BEGIN

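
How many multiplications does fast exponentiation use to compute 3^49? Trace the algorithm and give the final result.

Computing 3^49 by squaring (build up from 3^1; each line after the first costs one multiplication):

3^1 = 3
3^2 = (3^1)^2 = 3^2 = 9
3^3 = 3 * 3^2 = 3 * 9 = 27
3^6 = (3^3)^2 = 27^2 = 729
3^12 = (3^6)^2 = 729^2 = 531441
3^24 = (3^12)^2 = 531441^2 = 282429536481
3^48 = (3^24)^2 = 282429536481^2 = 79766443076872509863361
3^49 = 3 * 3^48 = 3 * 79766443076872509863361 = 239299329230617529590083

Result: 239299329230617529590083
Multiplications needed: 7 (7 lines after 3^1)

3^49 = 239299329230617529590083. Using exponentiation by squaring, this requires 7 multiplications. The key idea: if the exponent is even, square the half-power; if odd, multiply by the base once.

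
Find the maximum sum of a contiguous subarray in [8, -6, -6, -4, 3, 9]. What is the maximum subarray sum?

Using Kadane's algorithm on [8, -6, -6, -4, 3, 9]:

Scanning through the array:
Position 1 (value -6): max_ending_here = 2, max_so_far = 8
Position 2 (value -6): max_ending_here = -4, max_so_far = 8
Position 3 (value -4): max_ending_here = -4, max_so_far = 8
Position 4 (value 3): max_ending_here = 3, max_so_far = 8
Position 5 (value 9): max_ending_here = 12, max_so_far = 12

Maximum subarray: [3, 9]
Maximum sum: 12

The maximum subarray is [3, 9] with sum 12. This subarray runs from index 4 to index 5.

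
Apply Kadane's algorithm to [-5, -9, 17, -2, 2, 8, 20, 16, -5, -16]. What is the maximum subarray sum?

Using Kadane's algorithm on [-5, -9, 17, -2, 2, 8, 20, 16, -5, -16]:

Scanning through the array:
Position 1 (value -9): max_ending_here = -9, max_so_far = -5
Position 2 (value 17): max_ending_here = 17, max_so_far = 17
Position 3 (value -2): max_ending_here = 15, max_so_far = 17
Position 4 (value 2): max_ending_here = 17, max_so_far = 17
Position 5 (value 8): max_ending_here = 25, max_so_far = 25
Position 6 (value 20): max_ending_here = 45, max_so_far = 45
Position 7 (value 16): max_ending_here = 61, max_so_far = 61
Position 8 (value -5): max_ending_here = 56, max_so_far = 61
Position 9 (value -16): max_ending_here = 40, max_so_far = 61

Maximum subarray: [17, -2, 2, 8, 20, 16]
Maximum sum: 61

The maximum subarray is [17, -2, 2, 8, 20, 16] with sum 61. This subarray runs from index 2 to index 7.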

END

**About this task:**
The material must be transcribed exactly, down to the last line.

**Solution to this task:**
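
How many multiplications does fast exponentiation use to compute 3^49? Trace the algorithm and give the final result.

Computing 3^49 by squaring (build up from 3^1; each line after the first costs one multiplication):

3^1 = 3
3^2 = (3^1)^2 = 3^2 = 9
3^3 = 3 * 3^2 = 3 * 9 = 27
3^6 = (3^3)^2 = 27^2 = 729
3^12 = (3^6)^2 = 729^2 = 531441
3^24 = (3^12)^2 = 531441^2 = 282429536481
3^48 = (3^24)^2 = 282429536481^2 = 79766443076872509863361
3^49 = 3 * 3^48 = 3 * 79766443076872509863361 = 239299329230617529590083

Result: 239299329230617529590083
Multiplications needed: 7 (7 lines after 3^1)

3^49 = 239299329230617529590083. Using exponentiation by squaring, this requires 7 multiplications. The key idea: if the exponent is even, square the half-power; if odd, multiply by the base once.

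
Find the maximum sum of a contiguous subarray in [8, -6, -6, -4, 3, 9]. What is the maximum subarray sum?

Using Kadane's algorithm on [8, -6, -6, -4, 3, 9]:

Scanning through the array:
Position 1 (value -6): max_ending_here = 2, max_so_far = 8
Position 2 (value -6): max_ending_here = -4, max_so_far = 8
Position 3 (value -4): max_ending_here = -4, max_so_far = 8
Position 4 (value 3): max_ending_here = 3, max_so_far = 8
Position 5 (value 9): max_ending_here = 12, max_so_far = 12

Maximum subarray: [3, 9]
Maximum sum: 12

The maximum subarray is [3, 9] with sum 12. This subarray runs from index 4 to index 5.

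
Apply Kadane's algorithm to [-5, -9, 17, -2, 2, 8, 20, 16, -5, -16]. What is the maximum subarray sum?

Using Kadane's algorithm on [-5, -9, 17, -2, 2, 8, 20, 16, -5, -16]:

Scanning through the array:
Position 1 (value -9): max_ending_here = -9, max_so_far = -5
Position 2 (value 17): max_ending_here = 17, max_so_far = 17
Position 3 (value -2): max_ending_here = 15, max_so_far = 17
Position 4 (value 2): max_ending_here = 17, max_so_far = 17
Position 5 (value 8): max_ending_here = 25, max_so_far = 25
Position 6 (value 20): max_ending_here = 45, max_so_far = 45
Position 7 (value 16): max_ending_here = 61, max_so_far = 61
Position 8 (value -5): max_ending_here = 56, max_so_far = 61
Position 9 (value -16): max_ending_here = 40, max_so_far = 61

Maximum subarray: [17, -2, 2, 8, 20, 16]
Maximum sum: 61

The maximum subarray is [17, -2, 2, 8, 20, 16] with sum 61. This subarray runs from index 2 to index 7.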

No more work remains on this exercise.